Repeat exactly, and only, the lines of the entries below from the one with "In computing the" through the one with "In studying the", both ends included.

* * * * *

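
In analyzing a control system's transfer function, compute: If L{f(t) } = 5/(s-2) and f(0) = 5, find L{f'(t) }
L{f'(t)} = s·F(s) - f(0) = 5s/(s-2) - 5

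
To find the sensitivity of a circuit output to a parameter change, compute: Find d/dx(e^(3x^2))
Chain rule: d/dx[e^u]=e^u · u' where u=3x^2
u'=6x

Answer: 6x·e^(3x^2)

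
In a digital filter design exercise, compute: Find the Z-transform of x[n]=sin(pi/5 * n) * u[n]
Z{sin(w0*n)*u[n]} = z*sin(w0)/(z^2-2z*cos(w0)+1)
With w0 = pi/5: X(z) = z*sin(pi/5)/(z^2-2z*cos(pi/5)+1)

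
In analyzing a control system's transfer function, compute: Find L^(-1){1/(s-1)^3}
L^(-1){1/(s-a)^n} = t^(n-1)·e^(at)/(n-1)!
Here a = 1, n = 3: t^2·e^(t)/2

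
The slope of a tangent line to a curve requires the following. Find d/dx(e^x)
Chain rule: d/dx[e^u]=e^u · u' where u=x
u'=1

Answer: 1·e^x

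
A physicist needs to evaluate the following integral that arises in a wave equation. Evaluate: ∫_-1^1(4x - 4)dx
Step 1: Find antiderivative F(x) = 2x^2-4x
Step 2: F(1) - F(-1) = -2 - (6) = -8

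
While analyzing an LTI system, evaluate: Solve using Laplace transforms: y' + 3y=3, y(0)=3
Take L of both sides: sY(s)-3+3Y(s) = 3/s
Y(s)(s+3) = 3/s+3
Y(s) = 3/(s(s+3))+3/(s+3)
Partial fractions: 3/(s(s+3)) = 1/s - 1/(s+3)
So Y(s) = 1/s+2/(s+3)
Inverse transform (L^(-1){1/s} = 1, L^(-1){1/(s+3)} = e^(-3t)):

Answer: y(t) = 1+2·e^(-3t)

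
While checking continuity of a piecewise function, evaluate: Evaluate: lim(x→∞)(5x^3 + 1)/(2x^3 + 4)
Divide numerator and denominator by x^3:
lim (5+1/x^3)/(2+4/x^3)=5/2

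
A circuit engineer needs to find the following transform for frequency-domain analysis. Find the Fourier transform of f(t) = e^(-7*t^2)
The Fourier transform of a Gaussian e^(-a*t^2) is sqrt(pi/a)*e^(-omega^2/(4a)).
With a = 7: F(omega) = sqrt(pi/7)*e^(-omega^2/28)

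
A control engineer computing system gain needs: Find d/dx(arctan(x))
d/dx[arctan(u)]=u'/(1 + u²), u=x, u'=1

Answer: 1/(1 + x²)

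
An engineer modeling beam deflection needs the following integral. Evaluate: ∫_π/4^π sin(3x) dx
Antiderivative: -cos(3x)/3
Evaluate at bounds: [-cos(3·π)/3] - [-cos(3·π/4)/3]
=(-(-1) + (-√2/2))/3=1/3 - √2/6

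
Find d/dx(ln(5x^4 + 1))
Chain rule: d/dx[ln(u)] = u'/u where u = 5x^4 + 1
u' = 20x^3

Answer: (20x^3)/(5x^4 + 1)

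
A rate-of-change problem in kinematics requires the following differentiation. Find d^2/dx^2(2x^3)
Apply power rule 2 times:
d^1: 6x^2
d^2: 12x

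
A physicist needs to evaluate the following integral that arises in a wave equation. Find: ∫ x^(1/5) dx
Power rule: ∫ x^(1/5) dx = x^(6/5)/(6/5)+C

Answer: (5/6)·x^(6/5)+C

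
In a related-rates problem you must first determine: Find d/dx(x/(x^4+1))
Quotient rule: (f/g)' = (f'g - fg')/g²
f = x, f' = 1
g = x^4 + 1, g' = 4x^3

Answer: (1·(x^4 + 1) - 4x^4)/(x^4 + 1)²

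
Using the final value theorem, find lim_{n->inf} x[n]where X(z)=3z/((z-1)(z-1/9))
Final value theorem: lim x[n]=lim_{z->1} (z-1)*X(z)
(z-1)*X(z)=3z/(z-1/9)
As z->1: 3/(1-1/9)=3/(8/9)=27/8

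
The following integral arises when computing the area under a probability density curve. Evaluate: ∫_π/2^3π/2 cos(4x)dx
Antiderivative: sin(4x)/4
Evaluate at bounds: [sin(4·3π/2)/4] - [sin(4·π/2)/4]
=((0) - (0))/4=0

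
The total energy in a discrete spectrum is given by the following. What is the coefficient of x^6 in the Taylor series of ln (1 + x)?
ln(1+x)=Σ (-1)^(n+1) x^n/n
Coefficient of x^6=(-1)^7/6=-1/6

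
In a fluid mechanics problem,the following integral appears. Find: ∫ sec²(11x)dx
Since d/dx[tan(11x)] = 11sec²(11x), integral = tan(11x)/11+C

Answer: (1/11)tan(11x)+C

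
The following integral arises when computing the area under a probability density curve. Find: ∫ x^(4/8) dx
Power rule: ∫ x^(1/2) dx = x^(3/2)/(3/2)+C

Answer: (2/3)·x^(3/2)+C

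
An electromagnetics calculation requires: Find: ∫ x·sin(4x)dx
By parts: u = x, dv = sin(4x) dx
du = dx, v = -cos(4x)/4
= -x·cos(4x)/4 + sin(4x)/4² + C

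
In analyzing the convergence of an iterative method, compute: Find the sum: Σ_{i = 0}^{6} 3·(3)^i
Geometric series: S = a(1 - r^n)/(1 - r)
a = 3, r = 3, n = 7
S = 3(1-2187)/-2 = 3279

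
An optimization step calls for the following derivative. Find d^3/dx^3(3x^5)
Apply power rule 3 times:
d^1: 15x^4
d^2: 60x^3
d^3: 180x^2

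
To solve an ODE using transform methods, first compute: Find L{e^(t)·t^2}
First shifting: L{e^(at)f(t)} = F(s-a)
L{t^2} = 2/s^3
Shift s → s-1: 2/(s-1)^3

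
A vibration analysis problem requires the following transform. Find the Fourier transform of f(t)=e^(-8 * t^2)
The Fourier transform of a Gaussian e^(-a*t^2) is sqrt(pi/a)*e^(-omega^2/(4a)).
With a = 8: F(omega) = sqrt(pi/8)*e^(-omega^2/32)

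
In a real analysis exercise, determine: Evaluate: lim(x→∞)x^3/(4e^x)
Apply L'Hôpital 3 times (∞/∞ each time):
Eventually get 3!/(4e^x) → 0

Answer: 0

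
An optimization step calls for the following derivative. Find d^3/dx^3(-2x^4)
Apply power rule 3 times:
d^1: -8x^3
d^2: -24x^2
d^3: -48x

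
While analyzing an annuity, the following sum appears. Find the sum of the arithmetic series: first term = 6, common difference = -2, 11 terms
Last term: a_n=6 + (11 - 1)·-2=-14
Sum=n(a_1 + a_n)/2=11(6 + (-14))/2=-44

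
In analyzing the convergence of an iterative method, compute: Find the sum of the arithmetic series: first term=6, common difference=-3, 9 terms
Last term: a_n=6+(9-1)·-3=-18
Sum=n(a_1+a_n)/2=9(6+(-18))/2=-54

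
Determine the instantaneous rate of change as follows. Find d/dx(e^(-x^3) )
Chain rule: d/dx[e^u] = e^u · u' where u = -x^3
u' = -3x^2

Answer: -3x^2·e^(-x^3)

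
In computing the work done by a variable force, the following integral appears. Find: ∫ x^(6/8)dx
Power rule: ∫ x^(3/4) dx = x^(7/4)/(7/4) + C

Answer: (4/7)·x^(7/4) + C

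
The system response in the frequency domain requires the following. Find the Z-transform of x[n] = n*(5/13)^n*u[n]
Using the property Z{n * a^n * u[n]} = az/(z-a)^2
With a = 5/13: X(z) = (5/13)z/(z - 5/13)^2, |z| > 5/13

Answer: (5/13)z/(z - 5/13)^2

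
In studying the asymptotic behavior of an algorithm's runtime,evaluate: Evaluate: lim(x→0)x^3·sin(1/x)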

* * * * *

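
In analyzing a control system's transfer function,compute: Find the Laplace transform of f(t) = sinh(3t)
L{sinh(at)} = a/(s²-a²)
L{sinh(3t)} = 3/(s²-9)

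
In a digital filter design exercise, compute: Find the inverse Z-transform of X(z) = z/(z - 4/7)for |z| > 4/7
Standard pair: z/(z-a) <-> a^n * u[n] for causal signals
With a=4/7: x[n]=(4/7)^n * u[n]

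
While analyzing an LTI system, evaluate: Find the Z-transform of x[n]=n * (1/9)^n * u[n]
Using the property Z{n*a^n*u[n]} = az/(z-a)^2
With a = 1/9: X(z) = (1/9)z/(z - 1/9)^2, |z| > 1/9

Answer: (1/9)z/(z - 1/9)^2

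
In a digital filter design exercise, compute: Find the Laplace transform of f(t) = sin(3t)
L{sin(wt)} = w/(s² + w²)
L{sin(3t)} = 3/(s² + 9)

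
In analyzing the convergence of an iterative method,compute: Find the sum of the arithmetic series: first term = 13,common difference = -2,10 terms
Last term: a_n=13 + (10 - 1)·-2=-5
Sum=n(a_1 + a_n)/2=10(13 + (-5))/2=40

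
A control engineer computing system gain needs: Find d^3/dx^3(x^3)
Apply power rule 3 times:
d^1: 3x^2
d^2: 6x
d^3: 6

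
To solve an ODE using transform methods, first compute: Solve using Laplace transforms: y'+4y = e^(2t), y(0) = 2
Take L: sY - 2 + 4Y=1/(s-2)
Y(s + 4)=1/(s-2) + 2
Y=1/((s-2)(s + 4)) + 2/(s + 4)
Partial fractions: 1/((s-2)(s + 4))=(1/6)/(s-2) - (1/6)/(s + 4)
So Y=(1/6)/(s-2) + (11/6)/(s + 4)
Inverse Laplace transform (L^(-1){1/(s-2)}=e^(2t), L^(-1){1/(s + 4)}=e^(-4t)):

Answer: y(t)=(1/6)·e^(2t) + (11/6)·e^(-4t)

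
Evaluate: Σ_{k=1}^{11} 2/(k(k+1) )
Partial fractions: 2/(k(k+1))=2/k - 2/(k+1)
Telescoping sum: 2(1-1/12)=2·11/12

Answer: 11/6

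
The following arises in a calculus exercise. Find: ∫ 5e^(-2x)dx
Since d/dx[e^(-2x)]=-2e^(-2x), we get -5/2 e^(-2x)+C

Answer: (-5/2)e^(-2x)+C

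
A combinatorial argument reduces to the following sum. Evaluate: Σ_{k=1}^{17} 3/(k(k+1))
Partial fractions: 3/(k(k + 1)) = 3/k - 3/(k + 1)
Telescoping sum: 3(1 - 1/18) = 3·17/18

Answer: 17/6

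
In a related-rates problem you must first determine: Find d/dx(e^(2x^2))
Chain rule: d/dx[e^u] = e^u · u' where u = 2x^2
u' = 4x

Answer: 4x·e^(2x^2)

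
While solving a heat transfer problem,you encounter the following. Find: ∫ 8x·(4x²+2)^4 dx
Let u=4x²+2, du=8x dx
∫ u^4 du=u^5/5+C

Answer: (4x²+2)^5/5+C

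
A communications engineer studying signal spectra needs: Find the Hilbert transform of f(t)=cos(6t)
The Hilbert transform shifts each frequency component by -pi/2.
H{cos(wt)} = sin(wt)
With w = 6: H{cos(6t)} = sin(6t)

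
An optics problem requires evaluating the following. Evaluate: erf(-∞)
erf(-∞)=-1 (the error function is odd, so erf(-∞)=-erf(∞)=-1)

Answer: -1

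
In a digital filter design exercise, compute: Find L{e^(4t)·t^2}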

* * * * *

Expected answer:
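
In computing the work done by a variable force, the following integral appears. Find: ∫ x^(6/8)dx
Power rule: ∫ x^(3/4) dx = x^(7/4)/(7/4) + C

Answer: (4/7)·x^(7/4) + C

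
The system response in the frequency domain requires the following. Find the Z-transform of x[n] = n*(5/13)^n*u[n]
Using the property Z{n * a^n * u[n]} = az/(z-a)^2
With a = 5/13: X(z) = (5/13)z/(z - 5/13)^2, |z| > 5/13

Answer: (5/13)z/(z - 5/13)^2

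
In studying the asymptotic behavior of an algorithm's runtime,evaluate: Evaluate: lim(x→0)x^3·sin(1/x)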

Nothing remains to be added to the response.